Exercise aim:
Would you give the entries below again in full, exactly as they stand?

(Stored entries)
+--

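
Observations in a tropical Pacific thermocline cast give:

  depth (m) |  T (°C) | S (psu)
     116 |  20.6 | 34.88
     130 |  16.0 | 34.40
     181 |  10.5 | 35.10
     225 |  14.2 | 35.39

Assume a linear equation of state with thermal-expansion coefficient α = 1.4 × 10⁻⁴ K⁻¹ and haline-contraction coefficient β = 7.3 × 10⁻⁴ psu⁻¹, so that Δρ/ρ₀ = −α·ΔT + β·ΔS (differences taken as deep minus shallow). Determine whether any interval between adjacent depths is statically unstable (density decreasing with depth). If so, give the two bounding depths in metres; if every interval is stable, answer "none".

Evaluate Δρ/ρ₀ = −αΔT + βΔS across each adjacent pair:
  116–130 m: −αΔT+βΔS = −(1.4 × 10⁻⁴)(-4.6)+(7.3 × 10⁻⁴)(-0.48) = 2.9 × 10⁻⁴ → stable
  130–181 m: −αΔT+βΔS = −(1.4 × 10⁻⁴)(-5.5)+(7.3 × 10⁻⁴)(+0.70) = 1.3 × 10⁻³ → stable
  181–225 m: −αΔT+βΔS = −(1.4 × 10⁻⁴)(+3.7)+(7.3 × 10⁻⁴)(+0.29) = -3.1 × 10⁻⁴ → UNSTABLE
The 181–225 m interval has Δρ < 0: lighter water underlies denser water.

181–225 m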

+--

Answer:
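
Observations in a tropical Pacific thermocline cast give:

  depth (m) |  T (°C) | S (psu)
     116 |  20.6 | 34.88
     130 |  16.0 | 34.40
     181 |  10.5 | 35.10
     225 |  14.2 | 35.39

Assume a linear equation of state with thermal-expansion coefficient α = 1.4 × 10⁻⁴ K⁻¹ and haline-contraction coefficient β = 7.3 × 10⁻⁴ psu⁻¹, so that Δρ/ρ₀ = −α·ΔT + β·ΔS (differences taken as deep minus shallow). Determine whether any interval between adjacent depths is statically unstable (density decreasing with depth). If so, give the two bounding depths in metres; if every interval is stable, answer "none".

Evaluate Δρ/ρ₀ = −αΔT + βΔS across each adjacent pair:
  116–130 m: −αΔT+βΔS = −(1.4 × 10⁻⁴)(-4.6)+(7.3 × 10⁻⁴)(-0.48) = 2.9 × 10⁻⁴ → stable
  130–181 m: −αΔT+βΔS = −(1.4 × 10⁻⁴)(-5.5)+(7.3 × 10⁻⁴)(+0.70) = 1.3 × 10⁻³ → stable
  181–225 m: −αΔT+βΔS = −(1.4 × 10⁻⁴)(+3.7)+(7.3 × 10⁻⁴)(+0.29) = -3.1 × 10⁻⁴ → UNSTABLE
The 181–225 m interval has Δρ < 0: lighter water underlies denser water.

181–225 m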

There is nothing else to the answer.